Given information
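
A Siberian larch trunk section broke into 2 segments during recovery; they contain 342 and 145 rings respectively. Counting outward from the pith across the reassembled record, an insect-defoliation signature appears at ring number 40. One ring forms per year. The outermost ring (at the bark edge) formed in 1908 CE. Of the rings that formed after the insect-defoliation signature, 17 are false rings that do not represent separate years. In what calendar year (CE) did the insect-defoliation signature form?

Total rings = 342 + 145 = 487.
487 − 40 = 447 rings lie beyond the insect-defoliation signature toward the bark edge.
Removing the 17 false rings leaves 447 − 17 = 430 true rings beyond the insect-defoliation signature.
The ring at the bark edge is 1908 CE, so the insect-defoliation signature dates to 1908 − 430 = 1478 CE.

1478 CE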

To do
Could you output each line above exactly as it was given?

Solution to the problem
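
A Siberian larch trunk section broke into 2 segments during recovery; they contain 342 and 145 rings respectively. Counting outward from the pith across the reassembled record, an insect-defoliation signature appears at ring number 40. One ring forms per year. The outermost ring (at the bark edge) formed in 1908 CE. Of the rings that formed after the insect-defoliation signature, 17 are false rings that do not represent separate years. In what calendar year (CE) did the insect-defoliation signature form?

Total rings = 342 + 145 = 487.
487 − 40 = 447 rings lie beyond the insect-defoliation signature toward the bark edge.
Removing the 17 false rings leaves 447 − 17 = 430 true rings beyond the insect-defoliation signature.
The ring at the bark edge is 1908 CE, so the insect-defoliation signature dates to 1908 − 430 = 1478 CE.

1478 CE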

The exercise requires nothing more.